## Stored dataset items
--*--

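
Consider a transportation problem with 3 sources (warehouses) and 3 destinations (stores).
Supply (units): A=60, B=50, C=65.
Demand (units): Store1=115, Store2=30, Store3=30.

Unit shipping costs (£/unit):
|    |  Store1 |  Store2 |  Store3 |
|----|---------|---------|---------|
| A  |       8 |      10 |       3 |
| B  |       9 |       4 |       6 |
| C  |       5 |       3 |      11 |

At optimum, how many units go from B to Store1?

20

The minimum-cost plan:
  A->Store1: 30 × £8 = £240
  A->Store3: 30 × £3 = £90
  B->Store1: 20 × £9 = £180
  B->Store2: 30 × £4 = £120
  C->Store1: 65 × £5 = £325
Total cost = £955.
So B→Store1 carries 20 units.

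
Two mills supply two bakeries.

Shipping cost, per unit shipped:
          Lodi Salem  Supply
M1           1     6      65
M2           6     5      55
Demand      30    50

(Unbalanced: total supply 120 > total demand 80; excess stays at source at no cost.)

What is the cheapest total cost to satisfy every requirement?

Optimal allocation:
  M1→Lodi: 30 sacks
  M2→Salem: 50 sacks
Total cost = 280.
(Supply check: M1 ships 30; M2 ships 50.)

280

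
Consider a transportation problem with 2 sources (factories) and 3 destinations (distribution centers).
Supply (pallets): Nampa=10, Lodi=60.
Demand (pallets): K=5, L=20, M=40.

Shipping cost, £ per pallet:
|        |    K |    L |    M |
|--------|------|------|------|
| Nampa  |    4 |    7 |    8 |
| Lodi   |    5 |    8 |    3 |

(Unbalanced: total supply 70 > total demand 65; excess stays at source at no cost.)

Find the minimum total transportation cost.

A cheapest plan:
  Nampa–L: 10 × £7 = £70
  Lodi–K: 5 × £5 = £25
  Lodi–L: 10 × £8 = £80
  Lodi–M: 40 × £3 = £120
Total = 70 + 25 + 80 + 120 = £295.
(Supply check: Nampa ships 10; Lodi ships 55.)

295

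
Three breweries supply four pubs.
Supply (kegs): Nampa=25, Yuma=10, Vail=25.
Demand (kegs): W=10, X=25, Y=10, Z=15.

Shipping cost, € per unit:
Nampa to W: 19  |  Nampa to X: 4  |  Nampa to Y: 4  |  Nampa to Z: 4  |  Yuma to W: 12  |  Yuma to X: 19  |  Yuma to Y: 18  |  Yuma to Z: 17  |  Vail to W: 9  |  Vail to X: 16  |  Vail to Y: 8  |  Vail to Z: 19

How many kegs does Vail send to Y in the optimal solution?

Solving gives:
  Nampa->X: 20 × €4 = €80
  Nampa->Z: 5 × €4 = €20
  Yuma->Z: 10 × €17 = €170
  Vail->W: 10 × €9 = €90
  Vail->X: 5 × €16 = €80
  Vail->Y: 10 × €8 = €80
Total cost = €520.
So Vail→Y carries 10 kegs.

10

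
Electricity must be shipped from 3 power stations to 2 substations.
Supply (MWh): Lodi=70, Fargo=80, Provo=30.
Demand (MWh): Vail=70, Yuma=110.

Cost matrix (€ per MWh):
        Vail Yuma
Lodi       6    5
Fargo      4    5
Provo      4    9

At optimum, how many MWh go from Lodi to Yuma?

Optimal shipments:
  Lodi→Yuma: 70 × €5 = €350
  Fargo→Vail: 40 × €4 = €160
  Fargo→Yuma: 40 × €5 = €200
  Provo→Vail: 30 × €4 = €120
Total cost = €830.
So Lodi→Yuma carries 70 MWh.

70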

--*--

## Prompt
Look through the entries and copy every line in which the string "excess" appears.

## Solution to this exercise
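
(Unbalanced: total supply 120 > total demand 80; excess stays at source at no cost.)
(Unbalanced: total supply 70 > total demand 65; excess stays at source at no cost.)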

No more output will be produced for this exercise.